**Task statement**
Provide only the number of lines below in which the string "lithospheric" occurs.

[Stored entries]

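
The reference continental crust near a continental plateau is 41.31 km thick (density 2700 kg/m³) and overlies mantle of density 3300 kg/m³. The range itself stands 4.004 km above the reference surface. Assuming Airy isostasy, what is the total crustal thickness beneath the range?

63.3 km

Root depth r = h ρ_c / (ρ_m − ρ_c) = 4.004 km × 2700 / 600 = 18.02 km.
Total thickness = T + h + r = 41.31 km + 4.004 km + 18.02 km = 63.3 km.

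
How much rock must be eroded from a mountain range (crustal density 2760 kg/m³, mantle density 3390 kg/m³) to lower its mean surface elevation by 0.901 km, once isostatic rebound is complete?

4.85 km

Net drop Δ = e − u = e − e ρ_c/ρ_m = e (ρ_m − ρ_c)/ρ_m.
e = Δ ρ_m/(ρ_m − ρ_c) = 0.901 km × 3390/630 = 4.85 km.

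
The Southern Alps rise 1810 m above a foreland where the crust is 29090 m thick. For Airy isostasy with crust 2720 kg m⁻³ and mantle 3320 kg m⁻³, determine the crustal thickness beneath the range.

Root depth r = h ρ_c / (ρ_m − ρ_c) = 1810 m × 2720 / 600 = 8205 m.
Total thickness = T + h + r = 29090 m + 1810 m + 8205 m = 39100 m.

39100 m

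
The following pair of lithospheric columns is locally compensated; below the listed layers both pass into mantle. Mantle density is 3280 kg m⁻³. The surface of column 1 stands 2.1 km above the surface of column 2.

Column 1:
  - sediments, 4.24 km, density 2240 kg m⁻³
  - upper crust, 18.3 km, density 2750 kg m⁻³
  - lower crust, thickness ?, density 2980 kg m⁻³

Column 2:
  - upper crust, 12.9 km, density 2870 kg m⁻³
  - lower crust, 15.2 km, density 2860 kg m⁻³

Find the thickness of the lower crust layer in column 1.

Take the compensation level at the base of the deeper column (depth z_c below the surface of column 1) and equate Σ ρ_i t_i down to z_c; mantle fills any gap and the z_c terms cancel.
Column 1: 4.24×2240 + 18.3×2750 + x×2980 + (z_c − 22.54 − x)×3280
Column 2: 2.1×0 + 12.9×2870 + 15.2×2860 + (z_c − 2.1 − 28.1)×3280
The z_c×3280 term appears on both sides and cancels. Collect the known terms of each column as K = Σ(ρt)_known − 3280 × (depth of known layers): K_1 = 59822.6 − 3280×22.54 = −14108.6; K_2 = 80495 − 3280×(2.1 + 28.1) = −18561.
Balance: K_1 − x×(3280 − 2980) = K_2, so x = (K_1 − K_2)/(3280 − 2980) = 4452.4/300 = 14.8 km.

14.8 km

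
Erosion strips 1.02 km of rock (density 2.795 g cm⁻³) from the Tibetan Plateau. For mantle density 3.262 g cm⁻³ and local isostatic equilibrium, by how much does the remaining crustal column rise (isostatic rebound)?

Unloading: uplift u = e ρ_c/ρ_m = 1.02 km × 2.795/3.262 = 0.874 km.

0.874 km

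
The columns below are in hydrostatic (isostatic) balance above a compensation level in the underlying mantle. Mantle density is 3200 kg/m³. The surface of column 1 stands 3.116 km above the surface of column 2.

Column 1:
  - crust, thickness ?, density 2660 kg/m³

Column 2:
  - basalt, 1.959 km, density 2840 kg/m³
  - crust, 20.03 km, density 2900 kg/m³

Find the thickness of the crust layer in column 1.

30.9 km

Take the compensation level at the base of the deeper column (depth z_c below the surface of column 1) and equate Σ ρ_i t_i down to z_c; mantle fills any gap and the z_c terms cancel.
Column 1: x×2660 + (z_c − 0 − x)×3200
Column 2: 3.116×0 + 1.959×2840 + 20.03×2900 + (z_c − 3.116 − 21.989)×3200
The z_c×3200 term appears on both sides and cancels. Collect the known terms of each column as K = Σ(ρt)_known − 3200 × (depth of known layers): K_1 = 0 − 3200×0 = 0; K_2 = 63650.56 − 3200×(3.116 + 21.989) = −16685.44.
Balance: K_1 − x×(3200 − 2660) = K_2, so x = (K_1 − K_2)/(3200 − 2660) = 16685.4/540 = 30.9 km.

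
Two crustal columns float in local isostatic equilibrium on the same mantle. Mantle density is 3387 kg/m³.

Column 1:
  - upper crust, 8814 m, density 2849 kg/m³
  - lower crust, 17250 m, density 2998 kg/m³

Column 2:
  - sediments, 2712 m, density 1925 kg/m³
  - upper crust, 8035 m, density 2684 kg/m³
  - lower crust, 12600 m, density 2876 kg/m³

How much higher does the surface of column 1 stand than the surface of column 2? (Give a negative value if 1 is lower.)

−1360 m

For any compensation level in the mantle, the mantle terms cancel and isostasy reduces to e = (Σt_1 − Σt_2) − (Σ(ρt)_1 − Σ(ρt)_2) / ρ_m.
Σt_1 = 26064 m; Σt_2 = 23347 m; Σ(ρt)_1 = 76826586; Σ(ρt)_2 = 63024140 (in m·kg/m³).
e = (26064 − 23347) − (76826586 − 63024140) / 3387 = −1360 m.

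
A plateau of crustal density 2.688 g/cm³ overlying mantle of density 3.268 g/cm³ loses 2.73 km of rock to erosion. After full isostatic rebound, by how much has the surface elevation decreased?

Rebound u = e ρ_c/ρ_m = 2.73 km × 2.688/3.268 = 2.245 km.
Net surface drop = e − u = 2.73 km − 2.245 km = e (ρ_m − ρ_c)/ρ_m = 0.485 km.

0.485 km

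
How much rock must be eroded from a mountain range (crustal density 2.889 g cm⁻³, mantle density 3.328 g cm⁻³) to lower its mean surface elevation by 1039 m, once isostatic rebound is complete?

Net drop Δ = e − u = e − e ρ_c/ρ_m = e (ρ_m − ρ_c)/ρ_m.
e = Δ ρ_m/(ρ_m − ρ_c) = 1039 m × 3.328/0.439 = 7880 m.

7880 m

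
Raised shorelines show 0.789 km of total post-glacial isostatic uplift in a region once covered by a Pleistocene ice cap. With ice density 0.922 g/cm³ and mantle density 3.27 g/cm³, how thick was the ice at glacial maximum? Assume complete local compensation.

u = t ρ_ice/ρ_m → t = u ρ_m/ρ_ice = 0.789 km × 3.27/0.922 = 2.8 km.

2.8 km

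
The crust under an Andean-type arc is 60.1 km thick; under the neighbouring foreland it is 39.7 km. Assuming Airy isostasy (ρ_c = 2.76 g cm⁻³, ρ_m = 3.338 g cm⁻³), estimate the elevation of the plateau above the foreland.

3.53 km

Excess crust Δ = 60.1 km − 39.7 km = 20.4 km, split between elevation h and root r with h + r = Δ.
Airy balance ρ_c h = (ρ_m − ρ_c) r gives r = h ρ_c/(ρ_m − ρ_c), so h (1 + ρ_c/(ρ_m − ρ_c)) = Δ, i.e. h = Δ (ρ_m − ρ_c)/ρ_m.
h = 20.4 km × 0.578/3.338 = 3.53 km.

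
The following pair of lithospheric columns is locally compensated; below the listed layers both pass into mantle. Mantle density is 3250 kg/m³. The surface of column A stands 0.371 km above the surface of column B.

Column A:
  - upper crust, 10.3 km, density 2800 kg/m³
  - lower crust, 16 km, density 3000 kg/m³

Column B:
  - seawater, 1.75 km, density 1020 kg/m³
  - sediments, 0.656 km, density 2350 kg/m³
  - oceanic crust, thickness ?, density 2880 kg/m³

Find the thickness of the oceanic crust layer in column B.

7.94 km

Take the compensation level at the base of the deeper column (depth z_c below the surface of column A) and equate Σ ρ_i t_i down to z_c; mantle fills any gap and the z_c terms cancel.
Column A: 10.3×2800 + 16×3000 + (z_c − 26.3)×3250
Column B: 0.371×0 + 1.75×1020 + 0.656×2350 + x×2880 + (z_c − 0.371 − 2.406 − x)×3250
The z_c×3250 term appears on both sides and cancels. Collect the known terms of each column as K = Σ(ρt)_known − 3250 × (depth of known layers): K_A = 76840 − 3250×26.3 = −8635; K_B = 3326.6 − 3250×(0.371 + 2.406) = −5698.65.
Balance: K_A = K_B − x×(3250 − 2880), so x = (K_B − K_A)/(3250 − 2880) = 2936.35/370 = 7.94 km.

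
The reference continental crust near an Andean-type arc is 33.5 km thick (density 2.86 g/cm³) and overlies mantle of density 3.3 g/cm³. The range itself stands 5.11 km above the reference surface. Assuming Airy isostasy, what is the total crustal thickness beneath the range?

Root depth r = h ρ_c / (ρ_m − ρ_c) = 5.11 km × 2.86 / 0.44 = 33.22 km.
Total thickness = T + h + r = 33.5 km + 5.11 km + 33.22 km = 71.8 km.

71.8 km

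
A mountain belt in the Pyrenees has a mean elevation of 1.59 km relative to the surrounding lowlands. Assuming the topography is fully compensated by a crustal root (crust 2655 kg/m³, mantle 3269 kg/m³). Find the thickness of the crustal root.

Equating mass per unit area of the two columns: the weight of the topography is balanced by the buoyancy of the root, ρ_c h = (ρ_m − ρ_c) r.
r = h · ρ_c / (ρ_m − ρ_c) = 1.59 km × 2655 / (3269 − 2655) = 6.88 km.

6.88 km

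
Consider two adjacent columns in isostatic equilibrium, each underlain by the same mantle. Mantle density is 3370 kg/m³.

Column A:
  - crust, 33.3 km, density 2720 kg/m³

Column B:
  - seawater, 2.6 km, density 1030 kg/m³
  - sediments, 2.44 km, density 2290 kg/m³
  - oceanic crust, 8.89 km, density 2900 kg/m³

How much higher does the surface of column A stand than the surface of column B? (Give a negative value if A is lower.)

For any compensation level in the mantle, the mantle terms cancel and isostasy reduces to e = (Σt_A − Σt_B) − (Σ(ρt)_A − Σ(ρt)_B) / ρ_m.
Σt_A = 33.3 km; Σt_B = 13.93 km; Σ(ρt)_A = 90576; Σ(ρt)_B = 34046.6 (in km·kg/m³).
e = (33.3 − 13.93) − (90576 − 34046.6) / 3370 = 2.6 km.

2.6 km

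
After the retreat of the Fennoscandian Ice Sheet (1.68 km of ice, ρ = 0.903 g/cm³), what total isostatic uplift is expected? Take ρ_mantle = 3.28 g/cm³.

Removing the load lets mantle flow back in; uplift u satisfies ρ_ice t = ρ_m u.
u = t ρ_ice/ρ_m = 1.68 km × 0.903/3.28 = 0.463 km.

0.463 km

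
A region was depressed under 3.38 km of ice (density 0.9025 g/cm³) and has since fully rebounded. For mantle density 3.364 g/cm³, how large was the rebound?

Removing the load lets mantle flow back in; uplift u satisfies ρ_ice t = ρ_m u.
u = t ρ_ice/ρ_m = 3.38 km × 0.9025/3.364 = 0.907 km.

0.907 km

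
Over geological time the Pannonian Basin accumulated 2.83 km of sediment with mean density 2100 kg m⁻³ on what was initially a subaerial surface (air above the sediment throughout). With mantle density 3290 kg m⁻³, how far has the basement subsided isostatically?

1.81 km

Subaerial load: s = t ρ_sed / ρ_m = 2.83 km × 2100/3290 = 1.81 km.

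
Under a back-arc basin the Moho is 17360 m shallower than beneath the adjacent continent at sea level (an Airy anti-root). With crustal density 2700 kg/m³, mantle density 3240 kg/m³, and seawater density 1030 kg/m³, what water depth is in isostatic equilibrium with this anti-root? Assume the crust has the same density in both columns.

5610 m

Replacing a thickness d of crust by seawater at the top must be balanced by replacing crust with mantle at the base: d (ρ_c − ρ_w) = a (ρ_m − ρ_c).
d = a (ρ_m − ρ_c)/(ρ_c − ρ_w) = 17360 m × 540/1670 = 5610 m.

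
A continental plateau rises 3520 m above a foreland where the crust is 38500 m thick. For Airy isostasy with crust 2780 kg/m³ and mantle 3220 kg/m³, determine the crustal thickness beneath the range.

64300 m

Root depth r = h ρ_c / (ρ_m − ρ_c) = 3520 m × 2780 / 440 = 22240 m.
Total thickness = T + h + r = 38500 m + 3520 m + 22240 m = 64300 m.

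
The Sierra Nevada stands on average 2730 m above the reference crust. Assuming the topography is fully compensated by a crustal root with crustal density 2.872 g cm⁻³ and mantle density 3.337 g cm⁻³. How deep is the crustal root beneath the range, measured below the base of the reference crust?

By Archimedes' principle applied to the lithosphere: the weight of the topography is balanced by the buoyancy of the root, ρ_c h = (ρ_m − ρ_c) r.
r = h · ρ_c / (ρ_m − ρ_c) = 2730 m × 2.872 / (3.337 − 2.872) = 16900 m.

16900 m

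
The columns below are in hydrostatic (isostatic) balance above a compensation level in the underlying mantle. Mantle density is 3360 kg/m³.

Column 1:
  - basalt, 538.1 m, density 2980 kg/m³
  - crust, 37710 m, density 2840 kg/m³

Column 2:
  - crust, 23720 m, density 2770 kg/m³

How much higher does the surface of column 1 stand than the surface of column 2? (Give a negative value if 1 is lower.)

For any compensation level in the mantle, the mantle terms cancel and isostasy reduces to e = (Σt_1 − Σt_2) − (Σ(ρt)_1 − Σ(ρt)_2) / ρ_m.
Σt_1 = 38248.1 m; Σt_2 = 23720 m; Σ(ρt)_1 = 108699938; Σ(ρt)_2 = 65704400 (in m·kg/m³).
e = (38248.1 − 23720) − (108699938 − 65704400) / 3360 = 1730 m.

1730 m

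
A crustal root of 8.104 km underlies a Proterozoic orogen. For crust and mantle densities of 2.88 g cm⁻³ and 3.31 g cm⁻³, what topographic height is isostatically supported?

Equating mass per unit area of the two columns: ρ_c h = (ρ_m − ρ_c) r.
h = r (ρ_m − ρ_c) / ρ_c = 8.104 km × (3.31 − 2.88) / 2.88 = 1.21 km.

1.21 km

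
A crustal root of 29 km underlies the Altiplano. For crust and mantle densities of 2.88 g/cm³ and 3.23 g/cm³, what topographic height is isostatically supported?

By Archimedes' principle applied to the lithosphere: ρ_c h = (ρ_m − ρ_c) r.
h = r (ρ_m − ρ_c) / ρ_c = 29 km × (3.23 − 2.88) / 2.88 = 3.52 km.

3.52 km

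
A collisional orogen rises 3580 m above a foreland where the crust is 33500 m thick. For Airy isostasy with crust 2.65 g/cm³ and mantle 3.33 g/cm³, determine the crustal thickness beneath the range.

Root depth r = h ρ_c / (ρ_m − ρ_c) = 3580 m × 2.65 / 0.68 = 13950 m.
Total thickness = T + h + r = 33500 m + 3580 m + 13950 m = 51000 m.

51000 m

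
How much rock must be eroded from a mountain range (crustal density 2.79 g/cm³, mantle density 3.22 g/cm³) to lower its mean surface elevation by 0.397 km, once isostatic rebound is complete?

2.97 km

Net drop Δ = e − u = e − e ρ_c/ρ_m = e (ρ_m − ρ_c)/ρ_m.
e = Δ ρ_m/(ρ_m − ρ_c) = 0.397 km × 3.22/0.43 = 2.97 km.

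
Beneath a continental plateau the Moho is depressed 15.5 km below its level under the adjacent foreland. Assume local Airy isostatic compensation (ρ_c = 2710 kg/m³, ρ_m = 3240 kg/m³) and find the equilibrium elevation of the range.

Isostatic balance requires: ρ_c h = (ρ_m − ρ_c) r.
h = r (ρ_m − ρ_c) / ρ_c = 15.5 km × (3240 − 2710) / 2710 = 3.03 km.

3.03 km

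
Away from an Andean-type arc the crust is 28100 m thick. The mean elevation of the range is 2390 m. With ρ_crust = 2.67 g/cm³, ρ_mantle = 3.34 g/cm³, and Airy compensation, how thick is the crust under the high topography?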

**Answer to the exercise**
2